◆ Activity
Starting with the line that contains "Kerosene (ν = 2.07×10^-6", copy out each line through the end of the entries below, exactly as written, and nothing else.

┌─ Records supplied

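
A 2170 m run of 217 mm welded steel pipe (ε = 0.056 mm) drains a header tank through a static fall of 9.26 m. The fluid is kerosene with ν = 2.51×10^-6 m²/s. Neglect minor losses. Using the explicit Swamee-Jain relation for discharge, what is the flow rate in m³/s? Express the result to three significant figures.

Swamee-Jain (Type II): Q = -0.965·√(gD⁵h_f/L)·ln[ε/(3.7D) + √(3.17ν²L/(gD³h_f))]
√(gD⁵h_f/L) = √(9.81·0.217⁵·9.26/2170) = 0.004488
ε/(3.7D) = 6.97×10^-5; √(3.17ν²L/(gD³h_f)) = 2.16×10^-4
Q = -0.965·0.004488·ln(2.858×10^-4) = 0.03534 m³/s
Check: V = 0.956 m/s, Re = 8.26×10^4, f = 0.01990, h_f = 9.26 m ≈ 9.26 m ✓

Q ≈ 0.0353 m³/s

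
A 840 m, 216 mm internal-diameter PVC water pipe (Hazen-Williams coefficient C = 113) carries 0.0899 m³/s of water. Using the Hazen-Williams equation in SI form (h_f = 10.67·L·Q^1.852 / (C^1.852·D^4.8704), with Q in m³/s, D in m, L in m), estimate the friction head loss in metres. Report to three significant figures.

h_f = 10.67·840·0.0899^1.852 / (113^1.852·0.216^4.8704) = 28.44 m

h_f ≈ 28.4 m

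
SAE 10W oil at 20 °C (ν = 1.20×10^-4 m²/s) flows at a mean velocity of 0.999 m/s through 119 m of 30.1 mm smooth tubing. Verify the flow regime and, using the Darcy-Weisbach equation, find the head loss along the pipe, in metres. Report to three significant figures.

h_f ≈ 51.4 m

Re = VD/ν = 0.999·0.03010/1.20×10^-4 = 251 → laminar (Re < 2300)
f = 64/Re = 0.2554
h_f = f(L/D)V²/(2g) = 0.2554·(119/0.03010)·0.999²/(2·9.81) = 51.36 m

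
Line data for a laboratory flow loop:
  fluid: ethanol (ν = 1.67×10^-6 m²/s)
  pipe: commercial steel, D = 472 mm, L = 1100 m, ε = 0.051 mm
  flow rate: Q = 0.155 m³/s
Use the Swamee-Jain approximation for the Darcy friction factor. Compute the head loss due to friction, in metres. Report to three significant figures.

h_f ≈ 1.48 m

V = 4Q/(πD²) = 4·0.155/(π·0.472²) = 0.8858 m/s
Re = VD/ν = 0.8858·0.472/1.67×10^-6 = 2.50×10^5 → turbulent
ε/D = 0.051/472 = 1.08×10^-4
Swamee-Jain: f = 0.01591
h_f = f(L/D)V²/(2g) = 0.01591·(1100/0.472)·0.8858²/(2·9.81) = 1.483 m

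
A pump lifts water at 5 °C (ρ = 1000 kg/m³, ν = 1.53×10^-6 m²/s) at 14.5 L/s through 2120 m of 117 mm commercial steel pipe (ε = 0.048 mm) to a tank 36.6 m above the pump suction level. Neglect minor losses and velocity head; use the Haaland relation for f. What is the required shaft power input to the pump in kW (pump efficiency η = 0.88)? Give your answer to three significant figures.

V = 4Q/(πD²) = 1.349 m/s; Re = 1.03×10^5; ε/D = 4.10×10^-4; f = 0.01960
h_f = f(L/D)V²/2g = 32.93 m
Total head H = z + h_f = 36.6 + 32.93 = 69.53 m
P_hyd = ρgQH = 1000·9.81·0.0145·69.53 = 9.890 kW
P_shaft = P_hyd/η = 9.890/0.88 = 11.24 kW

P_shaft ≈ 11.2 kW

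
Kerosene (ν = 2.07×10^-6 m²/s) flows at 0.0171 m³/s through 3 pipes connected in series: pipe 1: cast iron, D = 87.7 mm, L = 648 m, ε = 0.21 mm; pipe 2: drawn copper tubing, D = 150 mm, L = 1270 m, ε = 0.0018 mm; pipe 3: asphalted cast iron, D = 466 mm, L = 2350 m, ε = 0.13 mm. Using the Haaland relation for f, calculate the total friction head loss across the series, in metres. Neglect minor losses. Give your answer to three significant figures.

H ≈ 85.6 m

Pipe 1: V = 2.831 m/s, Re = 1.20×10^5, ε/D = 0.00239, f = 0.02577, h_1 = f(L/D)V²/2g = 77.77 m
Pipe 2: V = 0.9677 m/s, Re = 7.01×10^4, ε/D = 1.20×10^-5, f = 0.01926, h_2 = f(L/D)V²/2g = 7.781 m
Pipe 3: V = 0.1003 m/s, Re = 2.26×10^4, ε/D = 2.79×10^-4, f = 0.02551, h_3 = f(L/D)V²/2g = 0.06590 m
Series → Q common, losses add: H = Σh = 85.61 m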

└─

◆ Your solution
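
Kerosene (ν = 2.07×10^-6 m²/s) flows at 0.0171 m³/s through 3 pipes connected in series: pipe 1: cast iron, D = 87.7 mm, L = 648 m, ε = 0.21 mm; pipe 2: drawn copper tubing, D = 150 mm, L = 1270 m, ε = 0.0018 mm; pipe 3: asphalted cast iron, D = 466 mm, L = 2350 m, ε = 0.13 mm. Using the Haaland relation for f, calculate the total friction head loss across the series, in metres. Neglect minor losses. Give your answer to three significant figures.

H ≈ 85.6 m

Pipe 1: V = 2.831 m/s, Re = 1.20×10^5, ε/D = 0.00239, f = 0.02577, h_1 = f(L/D)V²/2g = 77.77 m
Pipe 2: V = 0.9677 m/s, Re = 7.01×10^4, ε/D = 1.20×10^-5, f = 0.01926, h_2 = f(L/D)V²/2g = 7.781 m
Pipe 3: V = 0.1003 m/s, Re = 2.26×10^4, ε/D = 2.79×10^-4, f = 0.02551, h_3 = f(L/D)V²/2g = 0.06590 m
Series → Q common, losses add: H = Σh = 85.61 m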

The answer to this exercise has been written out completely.